Stored data
◇ ◇ ◇ ◇ ◇
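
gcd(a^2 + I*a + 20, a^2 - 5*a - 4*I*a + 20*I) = a - 4*I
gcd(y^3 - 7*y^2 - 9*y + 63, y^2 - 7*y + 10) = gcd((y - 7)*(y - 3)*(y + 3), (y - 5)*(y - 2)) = 1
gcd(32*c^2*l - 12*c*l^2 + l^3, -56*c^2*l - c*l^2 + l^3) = 8*c*l - l^2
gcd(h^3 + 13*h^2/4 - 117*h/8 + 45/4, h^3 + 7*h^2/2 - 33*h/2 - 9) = h + 6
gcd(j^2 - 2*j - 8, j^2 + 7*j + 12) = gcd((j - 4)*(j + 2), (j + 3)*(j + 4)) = 1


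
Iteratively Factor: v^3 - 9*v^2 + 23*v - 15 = (v - 1)*(v^2 - 8*v + 15) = (v - 3)*(v - 1)*(v - 5)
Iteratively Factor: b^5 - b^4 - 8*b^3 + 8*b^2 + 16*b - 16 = (b + 2)*(b^4 - 3*b^3 - 2*b^2 + 12*b - 8) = (b - 1)*(b + 2)*(b^3 - 2*b^2 - 4*b + 8) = (b - 2)*(b - 1)*(b + 2)*(b^2 - 4) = (b - 2)^2*(b - 1)*(b + 2)*(b + 2)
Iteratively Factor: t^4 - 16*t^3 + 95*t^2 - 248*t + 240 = (t - 4)*(t^3 - 12*t^2 + 47*t - 60) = (t - 4)*(t - 3)*(t^2 - 9*t + 20) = (t - 4)^2*(t - 3)*(t - 5)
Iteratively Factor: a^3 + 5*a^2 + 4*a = (a)*(a^2 + 5*a + 4) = a*(a + 4)*(a + 1)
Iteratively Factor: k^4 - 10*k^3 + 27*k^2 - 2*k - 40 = (k - 4)*(k^3 - 6*k^2 + 3*k + 10) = (k - 5)*(k - 4)*(k^2 - k - 2) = (k - 5)*(k - 4)*(k - 2)*(k + 1)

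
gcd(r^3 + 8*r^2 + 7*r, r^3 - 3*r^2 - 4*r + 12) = 1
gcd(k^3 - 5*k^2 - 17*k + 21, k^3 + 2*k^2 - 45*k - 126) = k^2 - 4*k - 21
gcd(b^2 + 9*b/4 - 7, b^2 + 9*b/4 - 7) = b^2 + 9*b/4 - 7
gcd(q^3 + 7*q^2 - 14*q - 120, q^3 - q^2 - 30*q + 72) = q^2 + 2*q - 24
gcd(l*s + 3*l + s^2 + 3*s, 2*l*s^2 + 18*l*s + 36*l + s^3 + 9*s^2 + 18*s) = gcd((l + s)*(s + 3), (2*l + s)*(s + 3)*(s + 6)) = s + 3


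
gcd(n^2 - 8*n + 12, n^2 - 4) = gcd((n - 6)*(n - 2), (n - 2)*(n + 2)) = n - 2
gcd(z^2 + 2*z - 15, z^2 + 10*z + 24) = 1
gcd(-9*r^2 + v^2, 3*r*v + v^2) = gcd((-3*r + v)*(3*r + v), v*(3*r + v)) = 3*r + v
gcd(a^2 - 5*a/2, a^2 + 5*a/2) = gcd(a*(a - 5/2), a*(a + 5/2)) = a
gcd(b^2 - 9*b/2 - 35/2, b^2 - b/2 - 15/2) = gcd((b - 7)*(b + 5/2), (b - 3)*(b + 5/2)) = b + 5/2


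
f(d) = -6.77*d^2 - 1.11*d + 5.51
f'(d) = -13.54*d - 1.11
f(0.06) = 5.42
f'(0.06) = -1.92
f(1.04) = -2.97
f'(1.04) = -15.19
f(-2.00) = -19.35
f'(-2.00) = 25.97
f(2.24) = -30.95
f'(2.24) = -31.44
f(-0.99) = -0.03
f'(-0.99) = 12.29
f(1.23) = -6.10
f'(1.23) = -17.76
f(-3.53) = -74.93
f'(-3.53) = 46.69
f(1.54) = -12.26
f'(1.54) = -21.96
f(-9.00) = -532.87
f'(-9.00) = 120.75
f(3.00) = -58.75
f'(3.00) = -41.73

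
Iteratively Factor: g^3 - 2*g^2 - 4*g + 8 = (g - 2)*(g^2 - 4) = (g - 2)^2*(g + 2)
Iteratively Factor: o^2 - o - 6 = (o + 2)*(o - 3)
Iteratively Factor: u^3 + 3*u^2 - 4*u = (u)*(u^2 + 3*u - 4) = u*(u - 1)*(u + 4)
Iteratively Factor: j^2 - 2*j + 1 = (j - 1)*(j - 1)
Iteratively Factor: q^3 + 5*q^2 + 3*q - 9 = (q + 3)*(q^2 + 2*q - 3) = (q + 3)^2*(q - 1)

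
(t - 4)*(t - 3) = t^2 - 7*t + 12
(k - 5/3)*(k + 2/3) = k^2 - k - 10/9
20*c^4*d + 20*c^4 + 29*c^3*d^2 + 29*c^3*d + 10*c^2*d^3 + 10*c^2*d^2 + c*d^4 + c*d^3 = (c + d)*(4*c + d)*(5*c + d)*(c*d + c)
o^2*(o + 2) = o^3 + 2*o^2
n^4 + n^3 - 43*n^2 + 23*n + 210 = (n - 5)*(n - 3)*(n + 2)*(n + 7)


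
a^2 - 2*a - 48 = (a - 8)*(a + 6)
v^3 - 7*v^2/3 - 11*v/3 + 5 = (v - 3)*(v - 1)*(v + 5/3)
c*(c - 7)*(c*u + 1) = c^3*u - 7*c^2*u + c^2 - 7*c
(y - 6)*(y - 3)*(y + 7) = y^3 - 2*y^2 - 45*y + 126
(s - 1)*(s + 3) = s^2 + 2*s - 3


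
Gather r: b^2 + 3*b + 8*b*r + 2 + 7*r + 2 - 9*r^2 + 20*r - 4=b^2 + 3*b - 9*r^2 + r*(8*b + 27)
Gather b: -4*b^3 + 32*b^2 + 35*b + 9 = -4*b^3 + 32*b^2 + 35*b + 9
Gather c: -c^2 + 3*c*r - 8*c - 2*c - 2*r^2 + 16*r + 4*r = -c^2 + c*(3*r - 10) - 2*r^2 + 20*r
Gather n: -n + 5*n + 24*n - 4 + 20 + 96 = 28*n + 112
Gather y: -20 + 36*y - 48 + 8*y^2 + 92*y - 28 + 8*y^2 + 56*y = 16*y^2 + 184*y - 96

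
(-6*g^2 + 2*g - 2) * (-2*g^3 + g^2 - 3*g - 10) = 12*g^5 - 10*g^4 + 24*g^3 + 52*g^2 - 14*g + 20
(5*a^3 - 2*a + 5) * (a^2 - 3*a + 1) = 5*a^5 - 15*a^4 + 3*a^3 + 11*a^2 - 17*a + 5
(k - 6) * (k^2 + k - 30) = k^3 - 5*k^2 - 36*k + 180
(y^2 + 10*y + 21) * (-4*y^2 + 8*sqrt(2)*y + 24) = -4*y^4 - 40*y^3 + 8*sqrt(2)*y^3 - 60*y^2 + 80*sqrt(2)*y^2 + 168*sqrt(2)*y + 240*y + 504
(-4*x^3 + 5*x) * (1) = -4*x^3 + 5*x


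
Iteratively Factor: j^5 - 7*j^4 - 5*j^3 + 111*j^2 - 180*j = (j)*(j^4 - 7*j^3 - 5*j^2 + 111*j - 180) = j*(j + 4)*(j^3 - 11*j^2 + 39*j - 45) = j*(j - 5)*(j + 4)*(j^2 - 6*j + 9) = j*(j - 5)*(j - 3)*(j + 4)*(j - 3)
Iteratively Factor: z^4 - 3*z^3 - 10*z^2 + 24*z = (z - 2)*(z^3 - z^2 - 12*z) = z*(z - 2)*(z^2 - z - 12) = z*(z - 2)*(z + 3)*(z - 4)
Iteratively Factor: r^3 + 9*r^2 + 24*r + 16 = (r + 4)*(r^2 + 5*r + 4) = (r + 4)^2*(r + 1)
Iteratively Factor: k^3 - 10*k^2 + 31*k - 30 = (k - 5)*(k^2 - 5*k + 6) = (k - 5)*(k - 2)*(k - 3)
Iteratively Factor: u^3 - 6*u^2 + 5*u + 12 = (u - 3)*(u^2 - 3*u - 4) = (u - 3)*(u + 1)*(u - 4)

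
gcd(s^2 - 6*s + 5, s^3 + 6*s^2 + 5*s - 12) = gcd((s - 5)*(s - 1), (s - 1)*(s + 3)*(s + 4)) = s - 1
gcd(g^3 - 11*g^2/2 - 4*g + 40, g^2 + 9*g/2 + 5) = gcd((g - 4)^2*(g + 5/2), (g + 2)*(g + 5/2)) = g + 5/2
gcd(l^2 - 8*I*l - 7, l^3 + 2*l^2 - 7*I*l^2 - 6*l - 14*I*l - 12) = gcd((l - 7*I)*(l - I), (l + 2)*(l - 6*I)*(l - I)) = l - I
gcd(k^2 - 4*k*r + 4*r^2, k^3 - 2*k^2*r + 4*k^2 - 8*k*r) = -k + 2*r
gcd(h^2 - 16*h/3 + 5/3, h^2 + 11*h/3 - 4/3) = h - 1/3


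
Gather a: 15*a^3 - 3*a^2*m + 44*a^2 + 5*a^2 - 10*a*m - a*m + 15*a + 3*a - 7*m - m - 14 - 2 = 15*a^3 + a^2*(49 - 3*m) + a*(18 - 11*m) - 8*m - 16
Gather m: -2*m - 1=-2*m - 1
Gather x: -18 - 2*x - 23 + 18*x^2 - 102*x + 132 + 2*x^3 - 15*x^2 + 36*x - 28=2*x^3 + 3*x^2 - 68*x + 63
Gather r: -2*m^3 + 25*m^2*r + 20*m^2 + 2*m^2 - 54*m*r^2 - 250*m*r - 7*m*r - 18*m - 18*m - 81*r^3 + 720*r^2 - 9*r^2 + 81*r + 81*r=-2*m^3 + 22*m^2 - 36*m - 81*r^3 + r^2*(711 - 54*m) + r*(25*m^2 - 257*m + 162)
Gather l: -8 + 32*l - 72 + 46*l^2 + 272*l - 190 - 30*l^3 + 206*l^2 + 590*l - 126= -30*l^3 + 252*l^2 + 894*l - 396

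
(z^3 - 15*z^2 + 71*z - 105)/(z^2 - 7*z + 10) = (z^2 - 10*z + 21)/(z - 2)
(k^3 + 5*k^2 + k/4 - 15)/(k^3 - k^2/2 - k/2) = (-4*k^3 - 20*k^2 - k + 60)/(2*k*(-2*k^2 + k + 1))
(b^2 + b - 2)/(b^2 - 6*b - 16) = (b - 1)/(b - 8)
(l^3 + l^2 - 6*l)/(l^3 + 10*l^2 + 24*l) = (l^2 + l - 6)/(l^2 + 10*l + 24)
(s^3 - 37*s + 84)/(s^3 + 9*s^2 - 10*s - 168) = (s - 3)/(s + 6)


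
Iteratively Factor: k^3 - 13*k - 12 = (k - 4)*(k^2 + 4*k + 3) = (k - 4)*(k + 1)*(k + 3)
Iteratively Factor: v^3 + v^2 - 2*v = (v - 1)*(v^2 + 2*v) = (v - 1)*(v + 2)*(v)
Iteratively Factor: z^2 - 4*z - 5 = (z + 1)*(z - 5)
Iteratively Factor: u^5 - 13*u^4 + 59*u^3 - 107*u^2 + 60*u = (u - 5)*(u^4 - 8*u^3 + 19*u^2 - 12*u) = u*(u - 5)*(u^3 - 8*u^2 + 19*u - 12) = u*(u - 5)*(u - 3)*(u^2 - 5*u + 4) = u*(u - 5)*(u - 3)*(u - 1)*(u - 4)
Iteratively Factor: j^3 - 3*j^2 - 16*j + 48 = (j - 4)*(j^2 + j - 12) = (j - 4)*(j - 3)*(j + 4)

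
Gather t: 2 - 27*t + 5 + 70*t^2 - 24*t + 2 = 70*t^2 - 51*t + 9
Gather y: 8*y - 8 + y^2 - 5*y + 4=y^2 + 3*y - 4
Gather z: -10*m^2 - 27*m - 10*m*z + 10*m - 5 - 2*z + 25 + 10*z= -10*m^2 - 17*m + z*(8 - 10*m) + 20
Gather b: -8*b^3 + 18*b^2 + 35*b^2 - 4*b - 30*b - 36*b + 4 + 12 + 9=-8*b^3 + 53*b^2 - 70*b + 25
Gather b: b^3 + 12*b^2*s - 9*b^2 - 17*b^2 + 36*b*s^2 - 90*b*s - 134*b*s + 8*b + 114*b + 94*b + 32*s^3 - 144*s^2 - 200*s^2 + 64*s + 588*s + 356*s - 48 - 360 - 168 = b^3 + b^2*(12*s - 26) + b*(36*s^2 - 224*s + 216) + 32*s^3 - 344*s^2 + 1008*s - 576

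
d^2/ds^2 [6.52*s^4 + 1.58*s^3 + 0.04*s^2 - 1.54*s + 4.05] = 78.24*s^2 + 9.48*s + 0.08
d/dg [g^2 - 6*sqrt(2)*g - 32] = 2*g - 6*sqrt(2)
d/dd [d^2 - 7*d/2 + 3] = 2*d - 7/2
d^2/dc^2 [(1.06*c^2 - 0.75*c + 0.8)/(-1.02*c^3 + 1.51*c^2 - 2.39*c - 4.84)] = (-2.205648*c^6 + 4.6818*c^5 - 1.41433200000003*c^4 + 85.089254*c^3 - 113.558544*c^2 + 73.90716*c - 87.846472)/(1.061208*c^9 - 4.713012*c^8 + 14.436774*c^7 - 10.422811*c^6 - 10.900065*c^5 + 78.024951*c^4 - 19.468201*c^3 - 23.178276*c^2 + 167.961552*c + 113.379904)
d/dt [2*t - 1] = 2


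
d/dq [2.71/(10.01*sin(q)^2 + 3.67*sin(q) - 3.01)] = -(54.2542*sin(q) + 9.9457)*cos(q)/(10.01*sin(q)^2 + 3.67*sin(q) - 3.01)^2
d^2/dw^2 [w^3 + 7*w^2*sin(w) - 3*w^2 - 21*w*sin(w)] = -7*w^2*sin(w) + 21*w*sin(w) + 28*w*cos(w) + 6*w + 14*sin(w) - 42*cos(w) - 6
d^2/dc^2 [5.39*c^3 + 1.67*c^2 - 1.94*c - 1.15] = 32.34*c + 3.34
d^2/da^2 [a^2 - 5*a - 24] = 2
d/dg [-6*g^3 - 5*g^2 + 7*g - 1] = -18*g^2 - 10*g + 7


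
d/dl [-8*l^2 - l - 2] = -16*l - 1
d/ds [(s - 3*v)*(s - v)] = 2*s - 4*v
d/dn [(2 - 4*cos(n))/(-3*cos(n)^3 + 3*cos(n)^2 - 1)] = 2*(15*cos(n) - 15*cos(2*n)/2 + 3*cos(3*n) - 19/2)*sin(n)/(3*cos(n)^3 - 3*cos(n)^2 + 1)^2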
◇ ◇ ◇ ◇ ◇
WHAT TO WORK ON: Could you return exactly the lines above from the line with "gcd(k^3 - 5*k^2" to the line with "Iteratively Factor: o^2", both included, and nothing else?

SOLUTION FOR THIS PROBLEM:
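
gcd(k^3 - 5*k^2 - 17*k + 21, k^3 + 2*k^2 - 45*k - 126) = k^2 - 4*k - 21
gcd(b^2 + 9*b/4 - 7, b^2 + 9*b/4 - 7) = b^2 + 9*b/4 - 7
gcd(q^3 + 7*q^2 - 14*q - 120, q^3 - q^2 - 30*q + 72) = q^2 + 2*q - 24
gcd(l*s + 3*l + s^2 + 3*s, 2*l*s^2 + 18*l*s + 36*l + s^3 + 9*s^2 + 18*s) = gcd((l + s)*(s + 3), (2*l + s)*(s + 3)*(s + 6)) = s + 3


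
gcd(n^2 - 8*n + 12, n^2 - 4) = gcd((n - 6)*(n - 2), (n - 2)*(n + 2)) = n - 2
gcd(z^2 + 2*z - 15, z^2 + 10*z + 24) = 1
gcd(-9*r^2 + v^2, 3*r*v + v^2) = gcd((-3*r + v)*(3*r + v), v*(3*r + v)) = 3*r + v
gcd(a^2 - 5*a/2, a^2 + 5*a/2) = gcd(a*(a - 5/2), a*(a + 5/2)) = a
gcd(b^2 - 9*b/2 - 35/2, b^2 - b/2 - 15/2) = gcd((b - 7)*(b + 5/2), (b - 3)*(b + 5/2)) = b + 5/2


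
f(d) = -6.77*d^2 - 1.11*d + 5.51
f'(d) = -13.54*d - 1.11
f(0.06) = 5.42
f'(0.06) = -1.92
f(1.04) = -2.97
f'(1.04) = -15.19
f(-2.00) = -19.35
f'(-2.00) = 25.97
f(2.24) = -30.95
f'(2.24) = -31.44
f(-0.99) = -0.03
f'(-0.99) = 12.29
f(1.23) = -6.10
f'(1.23) = -17.76
f(-3.53) = -74.93
f'(-3.53) = 46.69
f(1.54) = -12.26
f'(1.54) = -21.96
f(-9.00) = -532.87
f'(-9.00) = 120.75
f(3.00) = -58.75
f'(3.00) = -41.73

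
Iteratively Factor: g^3 - 2*g^2 - 4*g + 8 = (g - 2)*(g^2 - 4) = (g - 2)^2*(g + 2)
Iteratively Factor: o^2 - o - 6 = (o + 2)*(o - 3)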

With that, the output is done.